Data under study ->
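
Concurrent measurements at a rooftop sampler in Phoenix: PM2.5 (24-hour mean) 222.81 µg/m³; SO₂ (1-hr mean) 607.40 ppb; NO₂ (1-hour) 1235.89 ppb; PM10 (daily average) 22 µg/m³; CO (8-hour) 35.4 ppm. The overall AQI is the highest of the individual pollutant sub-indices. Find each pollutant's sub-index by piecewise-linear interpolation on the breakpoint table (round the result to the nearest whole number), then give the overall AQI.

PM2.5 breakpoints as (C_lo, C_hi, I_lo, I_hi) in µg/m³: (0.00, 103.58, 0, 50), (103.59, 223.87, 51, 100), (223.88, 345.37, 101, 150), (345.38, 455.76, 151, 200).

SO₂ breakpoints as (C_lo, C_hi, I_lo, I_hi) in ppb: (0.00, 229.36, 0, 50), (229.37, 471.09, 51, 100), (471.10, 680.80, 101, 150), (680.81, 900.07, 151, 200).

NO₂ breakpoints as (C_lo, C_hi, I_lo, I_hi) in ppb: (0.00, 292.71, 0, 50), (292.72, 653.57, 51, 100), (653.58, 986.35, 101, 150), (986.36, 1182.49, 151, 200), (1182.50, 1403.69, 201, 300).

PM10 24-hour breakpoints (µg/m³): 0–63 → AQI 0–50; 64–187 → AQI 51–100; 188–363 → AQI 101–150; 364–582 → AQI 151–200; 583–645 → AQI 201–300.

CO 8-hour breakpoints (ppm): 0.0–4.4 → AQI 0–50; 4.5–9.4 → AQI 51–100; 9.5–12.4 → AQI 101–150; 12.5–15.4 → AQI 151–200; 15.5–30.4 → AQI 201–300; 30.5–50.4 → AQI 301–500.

PM2.5: 222.81 lies in 103.59–223.87, so I_lo=51, I_hi=100, C_lo=103.59, C_hi=223.87.
(100−51)/(223.87−103.59) × (222.81−103.59) + 51 = 49/120.28 × 119.22 + 51 ≈ 99.57 → 100.
SO₂: row 471.10–680.80 (AQI 101–150). (150−101)·(607.40−471.10)/(680.80−471.10) + 101 = 49·136.30/209.70 + 101 ≈ 132.85 → 133.
NO₂ 1235.89: bracket 1182.50–1403.69 → index 201–300; slope 99/221.19, offset 53.39.
AQI = 201 + 99/221.19·53.39 ≈ 224.90 ⇒ 225.
PM10: row 0–63 (AQI 0–50). (50−0)·(22−0)/(63−0) + 0 = 50·22/63 + 0 ≈ 17.46 → 17.
CO: 35.4 ∈ [30.5, 50.4] ↔ index [301, 500].
301 + (35.4−30.5)·(500−301)/(50.4−30.5) = 301 + 4.9·199/19.9 ≈ 350.00, so AQI = 350.
Sub-indices: PM2.5→100, SO₂→133, NO₂→225, PM10→17, CO→350. Overall AQI = max = 350; dominant pollutant is CO.
AQI 350: Hazardous.

350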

To do ->
For the material above, produce a word-for-word copy.

Task solution ->
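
Concurrent measurements at a rooftop sampler in Phoenix: PM2.5 (24-hour mean) 222.81 µg/m³; SO₂ (1-hr mean) 607.40 ppb; NO₂ (1-hour) 1235.89 ppb; PM10 (daily average) 22 µg/m³; CO (8-hour) 35.4 ppm. The overall AQI is the highest of the individual pollutant sub-indices. Find each pollutant's sub-index by piecewise-linear interpolation on the breakpoint table (round the result to the nearest whole number), then give the overall AQI.

PM2.5 breakpoints as (C_lo, C_hi, I_lo, I_hi) in µg/m³: (0.00, 103.58, 0, 50), (103.59, 223.87, 51, 100), (223.88, 345.37, 101, 150), (345.38, 455.76, 151, 200).

SO₂ breakpoints as (C_lo, C_hi, I_lo, I_hi) in ppb: (0.00, 229.36, 0, 50), (229.37, 471.09, 51, 100), (471.10, 680.80, 101, 150), (680.81, 900.07, 151, 200).

NO₂ breakpoints as (C_lo, C_hi, I_lo, I_hi) in ppb: (0.00, 292.71, 0, 50), (292.72, 653.57, 51, 100), (653.58, 986.35, 101, 150), (986.36, 1182.49, 151, 200), (1182.50, 1403.69, 201, 300).

PM10 24-hour breakpoints (µg/m³): 0–63 → AQI 0–50; 64–187 → AQI 51–100; 188–363 → AQI 101–150; 364–582 → AQI 151–200; 583–645 → AQI 201–300.

CO 8-hour breakpoints (ppm): 0.0–4.4 → AQI 0–50; 4.5–9.4 → AQI 51–100; 9.5–12.4 → AQI 101–150; 12.5–15.4 → AQI 151–200; 15.5–30.4 → AQI 201–300; 30.5–50.4 → AQI 301–500.

PM2.5: 222.81 lies in 103.59–223.87, so I_lo=51, I_hi=100, C_lo=103.59, C_hi=223.87.
(100−51)/(223.87−103.59) × (222.81−103.59) + 51 = 49/120.28 × 119.22 + 51 ≈ 99.57 → 100.
SO₂: row 471.10–680.80 (AQI 101–150). (150−101)·(607.40−471.10)/(680.80−471.10) + 101 = 49·136.30/209.70 + 101 ≈ 132.85 → 133.
NO₂ 1235.89: bracket 1182.50–1403.69 → index 201–300; slope 99/221.19, offset 53.39.
AQI = 201 + 99/221.19·53.39 ≈ 224.90 ⇒ 225.
PM10: row 0–63 (AQI 0–50). (50−0)·(22−0)/(63−0) + 0 = 50·22/63 + 0 ≈ 17.46 → 17.
CO: 35.4 ∈ [30.5, 50.4] ↔ index [301, 500].
301 + (35.4−30.5)·(500−301)/(50.4−30.5) = 301 + 4.9·199/19.9 ≈ 350.00, so AQI = 350.
Sub-indices: PM2.5→100, SO₂→133, NO₂→225, PM10→17, CO→350. Overall AQI = max = 350; dominant pollutant is CO.
AQI 350: Hazardous.

350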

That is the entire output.